:: Directions ::
Wherever the word "Iterate" shows up in the data, report the line it sits in.

Segment Open

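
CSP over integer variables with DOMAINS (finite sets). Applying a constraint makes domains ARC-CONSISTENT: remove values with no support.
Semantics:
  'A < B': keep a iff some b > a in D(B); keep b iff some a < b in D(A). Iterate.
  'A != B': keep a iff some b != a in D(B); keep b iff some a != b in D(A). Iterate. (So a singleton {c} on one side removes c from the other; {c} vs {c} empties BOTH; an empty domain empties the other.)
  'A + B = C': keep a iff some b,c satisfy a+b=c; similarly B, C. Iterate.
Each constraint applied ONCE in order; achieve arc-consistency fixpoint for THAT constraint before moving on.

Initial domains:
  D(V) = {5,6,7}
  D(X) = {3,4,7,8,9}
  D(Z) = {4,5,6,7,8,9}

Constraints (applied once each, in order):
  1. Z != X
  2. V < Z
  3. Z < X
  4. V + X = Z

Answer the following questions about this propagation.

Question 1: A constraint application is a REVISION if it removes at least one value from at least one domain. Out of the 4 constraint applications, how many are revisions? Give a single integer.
Constraint 1 (Z != X) on D(Z)={4,5,6,7,8,9} D(X)={3,4,7,8,9}: no change => not a revision
Constraint 2 (V < Z) on D(V)={5,6,7} D(Z)={4,5,6,7,8,9}: Z {4,5,6,7,8,9}->{6,7,8,9} => REVISION
Constraint 3 (Z < X) on D(Z)={6,7,8,9} D(X)={3,4,7,8,9}: Z {6,7,8,9}->{6,7,8}; X {3,4,7,8,9}->{7,8,9} => REVISION
Constraint 4 (V + X = Z) on D(V)={5,6,7} D(X)={7,8,9} D(Z)={6,7,8}: V {5,6,7}->{}; X {7,8,9}->{}; Z {6,7,8}->{} => REVISION
Total revisions = 3

Answer: 3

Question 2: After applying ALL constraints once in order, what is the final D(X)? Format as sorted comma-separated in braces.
Answer: {}

Derivation:
Constraint 1 (Z != X) on D(Z)={4,5,6,7,8,9} D(X)={3,4,7,8,9}: no change
Constraint 2 (V < Z) on D(V)={5,6,7} D(Z)={4,5,6,7,8,9}: Z {4,5,6,7,8,9}->{6,7,8,9}
Constraint 3 (Z < X) on D(Z)={6,7,8,9} D(X)={3,4,7,8,9}: Z {6,7,8,9}->{6,7,8}; X {3,4,7,8,9}->{7,8,9}
Constraint 4 (V + X = Z) on D(V)={5,6,7} D(X)={7,8,9} D(Z)={6,7,8}: V {5,6,7}->{}; X {7,8,9}->{}; Z {6,7,8}->{}
So after all 4 constraints: D(X) = {}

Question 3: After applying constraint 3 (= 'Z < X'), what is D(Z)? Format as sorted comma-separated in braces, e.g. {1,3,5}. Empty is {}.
Answer: {6,7,8}

Derivation:
Constraint 1 (Z != X) on D(Z)={4,5,6,7,8,9} D(X)={3,4,7,8,9}: no change
Constraint 2 (V < Z) on D(V)={5,6,7} D(Z)={4,5,6,7,8,9}: Z {4,5,6,7,8,9}->{6,7,8,9}
Constraint 3 (Z < X) on D(Z)={6,7,8,9} D(X)={3,4,7,8,9}: Z {6,7,8,9}->{6,7,8}; X {3,4,7,8,9}->{7,8,9}
So after constraint 3: D(Z) = {6,7,8}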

Segment Closed

:: Expected answer ::
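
  'A < B': keep a iff some b > a in D(B); keep b iff some a < b in D(A). Iterate.
  'A != B': keep a iff some b != a in D(B); keep b iff some a != b in D(A). Iterate. (So a singleton {c} on one side removes c from the other; {c} vs {c} empties BOTH; an empty domain empties the other.)
  'A + B = C': keep a iff some b,c satisfy a+b=c; similarly B, C. Iterate.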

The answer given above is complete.